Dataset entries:
_ _ _ _ _

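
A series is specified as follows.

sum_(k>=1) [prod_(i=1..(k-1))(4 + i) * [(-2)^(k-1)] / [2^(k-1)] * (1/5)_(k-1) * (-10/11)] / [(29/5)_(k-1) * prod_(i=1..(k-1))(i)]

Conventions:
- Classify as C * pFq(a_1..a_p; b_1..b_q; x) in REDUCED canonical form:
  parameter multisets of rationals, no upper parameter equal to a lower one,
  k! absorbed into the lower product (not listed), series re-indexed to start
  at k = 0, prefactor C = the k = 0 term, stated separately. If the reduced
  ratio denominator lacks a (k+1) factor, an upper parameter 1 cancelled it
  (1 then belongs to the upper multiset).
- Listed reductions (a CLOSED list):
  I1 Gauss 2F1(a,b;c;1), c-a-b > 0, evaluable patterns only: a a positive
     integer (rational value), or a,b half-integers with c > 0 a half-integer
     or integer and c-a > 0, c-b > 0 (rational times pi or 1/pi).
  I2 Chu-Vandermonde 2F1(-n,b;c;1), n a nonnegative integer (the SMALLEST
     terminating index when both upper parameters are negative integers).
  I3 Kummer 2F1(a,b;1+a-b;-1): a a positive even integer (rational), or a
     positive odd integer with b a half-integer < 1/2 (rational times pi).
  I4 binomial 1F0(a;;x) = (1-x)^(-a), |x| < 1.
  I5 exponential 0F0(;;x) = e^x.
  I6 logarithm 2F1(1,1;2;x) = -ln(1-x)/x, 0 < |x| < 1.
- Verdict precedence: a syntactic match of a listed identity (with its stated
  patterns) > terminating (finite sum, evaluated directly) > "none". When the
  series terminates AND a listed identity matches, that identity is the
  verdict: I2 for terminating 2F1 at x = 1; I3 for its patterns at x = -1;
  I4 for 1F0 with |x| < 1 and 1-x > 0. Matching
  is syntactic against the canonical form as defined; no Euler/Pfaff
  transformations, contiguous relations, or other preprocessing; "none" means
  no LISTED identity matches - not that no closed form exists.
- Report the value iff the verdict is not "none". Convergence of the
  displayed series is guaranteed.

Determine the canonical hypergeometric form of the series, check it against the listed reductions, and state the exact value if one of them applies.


Canonical form: C = -10/11 times 2F1 with upper {1/5, 5}, lower {29/5}, x = -1. Verdict: no listed reduction: x = -1 and upper {1/5, 5} fail every I1-I6 pattern.

First insight: t_0 = -10/11 here, and the product of the first k integers (prefactor -10/11) is k!.
Adjacent-term ratio: r(k) = (-1) * (k+1/5) (k+5) / [(k+29/5) (k+1)] ; factor over Q: parameters, x = (-1), and C = -10/11.


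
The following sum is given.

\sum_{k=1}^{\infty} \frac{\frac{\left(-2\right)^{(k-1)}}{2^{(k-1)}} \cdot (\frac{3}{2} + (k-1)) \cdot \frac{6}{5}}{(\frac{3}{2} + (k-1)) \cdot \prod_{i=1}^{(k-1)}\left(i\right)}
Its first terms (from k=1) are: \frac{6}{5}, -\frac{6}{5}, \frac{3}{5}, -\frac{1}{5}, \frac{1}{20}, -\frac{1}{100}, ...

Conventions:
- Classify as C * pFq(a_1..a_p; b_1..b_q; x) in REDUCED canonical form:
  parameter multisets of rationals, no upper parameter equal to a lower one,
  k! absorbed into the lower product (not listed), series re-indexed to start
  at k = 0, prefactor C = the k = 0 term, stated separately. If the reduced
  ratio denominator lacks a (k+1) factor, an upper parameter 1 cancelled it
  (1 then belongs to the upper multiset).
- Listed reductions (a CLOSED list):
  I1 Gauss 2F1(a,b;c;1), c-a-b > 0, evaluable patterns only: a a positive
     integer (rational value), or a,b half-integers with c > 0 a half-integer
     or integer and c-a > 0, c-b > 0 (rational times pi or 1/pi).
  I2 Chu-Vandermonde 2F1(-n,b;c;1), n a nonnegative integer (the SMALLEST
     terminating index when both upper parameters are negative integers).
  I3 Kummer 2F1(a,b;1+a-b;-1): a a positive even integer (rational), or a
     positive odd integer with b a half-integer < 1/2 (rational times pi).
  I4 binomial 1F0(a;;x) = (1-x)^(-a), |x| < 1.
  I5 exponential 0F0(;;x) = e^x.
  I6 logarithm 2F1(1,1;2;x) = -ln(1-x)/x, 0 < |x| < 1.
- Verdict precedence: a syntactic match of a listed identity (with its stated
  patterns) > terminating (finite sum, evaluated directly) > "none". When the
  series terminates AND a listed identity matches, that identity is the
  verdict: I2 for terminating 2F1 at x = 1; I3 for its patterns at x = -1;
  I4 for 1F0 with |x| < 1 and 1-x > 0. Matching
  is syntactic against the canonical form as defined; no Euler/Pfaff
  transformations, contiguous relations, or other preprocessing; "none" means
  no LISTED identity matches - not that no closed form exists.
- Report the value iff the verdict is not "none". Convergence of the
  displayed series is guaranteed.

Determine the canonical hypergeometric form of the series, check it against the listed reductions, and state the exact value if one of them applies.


Canonical form: C = \frac{6}{5} times 0F0 with upper {-}, lower {-}, x = -1. Verdict at x = -1: the I5 exponential reduction matches (the 0F0 exponential series at x = -1). Its exact value is \frac{6}{5} \cdot e^{-1}.

First insight: with t_0 = \frac{6}{5}, k + 3/2 divides numerator and denominator alike; C = 6/5 after cancelling.
Step ratio: r(k) = -1 * 1 / [(k+1)] - rational in k, leading ratio -1; with t_0 = \frac{6}{5}, classification follows.


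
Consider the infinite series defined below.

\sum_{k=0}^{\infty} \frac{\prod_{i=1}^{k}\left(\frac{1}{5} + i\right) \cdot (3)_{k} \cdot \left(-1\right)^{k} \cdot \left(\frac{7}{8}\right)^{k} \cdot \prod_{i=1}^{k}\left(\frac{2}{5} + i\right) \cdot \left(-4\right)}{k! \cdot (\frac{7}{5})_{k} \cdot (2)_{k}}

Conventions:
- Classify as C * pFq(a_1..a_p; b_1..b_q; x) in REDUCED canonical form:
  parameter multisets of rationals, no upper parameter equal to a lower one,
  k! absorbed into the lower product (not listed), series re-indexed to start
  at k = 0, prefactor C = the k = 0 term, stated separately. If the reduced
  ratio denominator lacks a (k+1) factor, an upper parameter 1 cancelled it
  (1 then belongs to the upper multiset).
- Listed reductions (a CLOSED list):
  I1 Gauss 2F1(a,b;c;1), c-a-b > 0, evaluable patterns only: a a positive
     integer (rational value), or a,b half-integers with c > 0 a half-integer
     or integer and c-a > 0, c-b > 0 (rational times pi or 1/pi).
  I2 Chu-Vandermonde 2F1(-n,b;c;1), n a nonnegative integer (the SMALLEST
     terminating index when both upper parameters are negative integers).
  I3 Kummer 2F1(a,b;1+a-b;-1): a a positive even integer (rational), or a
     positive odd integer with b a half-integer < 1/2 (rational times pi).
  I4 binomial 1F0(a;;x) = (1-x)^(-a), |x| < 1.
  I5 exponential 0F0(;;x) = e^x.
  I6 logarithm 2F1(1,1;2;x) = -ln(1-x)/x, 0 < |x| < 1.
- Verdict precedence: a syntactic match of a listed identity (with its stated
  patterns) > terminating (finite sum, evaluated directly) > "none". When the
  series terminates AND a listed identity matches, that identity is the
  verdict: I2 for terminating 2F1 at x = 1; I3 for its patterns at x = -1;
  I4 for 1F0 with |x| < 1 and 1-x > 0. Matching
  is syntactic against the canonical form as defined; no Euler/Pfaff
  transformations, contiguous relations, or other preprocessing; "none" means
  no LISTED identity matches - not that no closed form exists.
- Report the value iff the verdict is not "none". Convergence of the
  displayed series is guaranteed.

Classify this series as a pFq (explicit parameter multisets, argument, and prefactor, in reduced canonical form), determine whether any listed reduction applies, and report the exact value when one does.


Canonical form: C = -4 times 2F1 with upper {\frac{6}{5}, 3}, lower {2}, x = -\frac{7}{8}. Verdict: none here - no I1-I6 shape fits x = -\frac{7}{8} with lower {2}.

Key step: x = -\frac{7}{8} and the parameter 7/5 appears in both the upper and lower lists and cancels.
Consecutive-term ratio: r(k) = -\frac{7}{8} * (k+\frac{6}{5}) (k+3) / [(k+2) (k+1)] - rational; roots negated = parameters, x = -\frac{7}{8}, C = -4.


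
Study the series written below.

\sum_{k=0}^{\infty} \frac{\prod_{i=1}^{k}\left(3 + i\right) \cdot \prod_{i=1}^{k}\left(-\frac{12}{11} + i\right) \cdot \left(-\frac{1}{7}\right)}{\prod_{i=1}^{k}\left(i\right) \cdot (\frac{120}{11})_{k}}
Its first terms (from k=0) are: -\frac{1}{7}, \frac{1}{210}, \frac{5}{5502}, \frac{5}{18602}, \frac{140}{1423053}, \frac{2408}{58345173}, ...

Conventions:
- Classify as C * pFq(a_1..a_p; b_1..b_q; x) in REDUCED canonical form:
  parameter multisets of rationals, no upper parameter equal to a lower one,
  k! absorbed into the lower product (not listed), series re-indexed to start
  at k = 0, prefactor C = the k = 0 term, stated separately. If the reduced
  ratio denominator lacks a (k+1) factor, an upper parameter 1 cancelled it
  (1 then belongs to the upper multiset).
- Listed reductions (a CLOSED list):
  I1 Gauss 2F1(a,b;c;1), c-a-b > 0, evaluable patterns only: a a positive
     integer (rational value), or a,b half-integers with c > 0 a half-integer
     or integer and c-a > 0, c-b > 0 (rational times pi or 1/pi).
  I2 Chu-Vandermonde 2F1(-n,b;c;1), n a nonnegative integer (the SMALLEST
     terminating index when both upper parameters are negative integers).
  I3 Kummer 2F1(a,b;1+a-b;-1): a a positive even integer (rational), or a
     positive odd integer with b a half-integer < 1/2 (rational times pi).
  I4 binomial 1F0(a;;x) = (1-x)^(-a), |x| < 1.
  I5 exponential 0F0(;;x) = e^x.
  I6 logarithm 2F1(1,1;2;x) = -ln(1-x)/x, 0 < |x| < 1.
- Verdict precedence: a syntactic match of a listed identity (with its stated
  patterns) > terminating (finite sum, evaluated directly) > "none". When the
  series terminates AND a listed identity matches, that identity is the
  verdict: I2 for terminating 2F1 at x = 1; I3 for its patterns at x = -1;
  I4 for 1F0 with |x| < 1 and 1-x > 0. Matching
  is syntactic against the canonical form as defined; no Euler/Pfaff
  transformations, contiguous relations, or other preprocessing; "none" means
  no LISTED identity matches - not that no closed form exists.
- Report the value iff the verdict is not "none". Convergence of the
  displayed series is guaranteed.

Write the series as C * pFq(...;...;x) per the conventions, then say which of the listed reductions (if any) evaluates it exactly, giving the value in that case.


With C = -\frac{1}{7}: the canonical form is 2F1(-\frac{1}{11}, 4; \frac{120}{11}; 1). Verdict: this is the Gauss summation I1 (x = 1: the Gamma ratio telescopes since c-a-b = 7 > 0 and a = 4 in Z>0). Value: -\frac{60059}{439230}.

Key step: t_0 being -\frac{1}{7}, the running product (prefactor -1/7) telescopes to a rising factorial.
Step ratio: r(k) = 1 * (k-\frac{1}{11}) (k+4) / [(k+\frac{120}{11}) (k+1)] - rational in k. x = 1; t_0 = -\frac{1}{7}; negate the roots.


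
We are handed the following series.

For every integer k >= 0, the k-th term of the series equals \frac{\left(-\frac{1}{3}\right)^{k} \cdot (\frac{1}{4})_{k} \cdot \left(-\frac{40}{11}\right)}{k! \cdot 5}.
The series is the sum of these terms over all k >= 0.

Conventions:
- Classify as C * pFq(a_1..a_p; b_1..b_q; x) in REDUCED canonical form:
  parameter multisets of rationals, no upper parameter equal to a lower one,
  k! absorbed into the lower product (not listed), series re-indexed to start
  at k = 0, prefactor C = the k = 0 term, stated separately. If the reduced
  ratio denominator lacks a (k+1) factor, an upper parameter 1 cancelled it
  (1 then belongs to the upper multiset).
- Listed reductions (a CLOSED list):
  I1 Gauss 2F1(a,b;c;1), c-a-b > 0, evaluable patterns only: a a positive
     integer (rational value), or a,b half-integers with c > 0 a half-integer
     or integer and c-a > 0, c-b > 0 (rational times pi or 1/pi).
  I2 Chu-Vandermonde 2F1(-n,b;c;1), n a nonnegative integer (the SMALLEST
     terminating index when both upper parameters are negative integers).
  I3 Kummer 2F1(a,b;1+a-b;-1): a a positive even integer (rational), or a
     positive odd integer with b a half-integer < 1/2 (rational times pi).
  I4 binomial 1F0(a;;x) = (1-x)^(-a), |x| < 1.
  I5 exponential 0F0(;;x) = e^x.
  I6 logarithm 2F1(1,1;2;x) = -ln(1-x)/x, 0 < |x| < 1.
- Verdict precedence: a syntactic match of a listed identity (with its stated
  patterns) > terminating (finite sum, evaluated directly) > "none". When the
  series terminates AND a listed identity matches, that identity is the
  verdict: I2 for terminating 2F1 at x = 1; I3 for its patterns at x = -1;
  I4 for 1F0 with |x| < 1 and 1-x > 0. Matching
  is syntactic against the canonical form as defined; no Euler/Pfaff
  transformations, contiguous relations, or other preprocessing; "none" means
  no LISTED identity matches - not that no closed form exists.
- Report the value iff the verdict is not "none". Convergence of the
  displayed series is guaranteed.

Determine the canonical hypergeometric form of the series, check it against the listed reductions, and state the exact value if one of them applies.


Canonical form: C = -\frac{8}{11} times 1F0 with upper {\frac{1}{4}}, lower {-}, x = -\frac{1}{3}. Verdict: the binomial series (I4) fires (the 1F0 binomial series: exponent -1/4, x = -\frac{1}{3}). Its exact value is \left(-\frac{8}{11}\right) \cdot \left(\frac{4}{3}\right)^{-\frac{1}{4}}.

First insight: with t_0 = -\frac{8}{11}, the constant factors (C = -8/11) combine into one prefactor.
Step ratio: r(k) = -\frac{1}{3} * (k+\frac{1}{4}) / [(k+1)] - poly over poly, x = -\frac{1}{3} from leading terms; C = -\frac{8}{11} at k = 0.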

_ _ _ _ _

◆ Required work
Of the entries above, how many lines hold the word "following"? Give back only that number.

◆ Completed exercise
2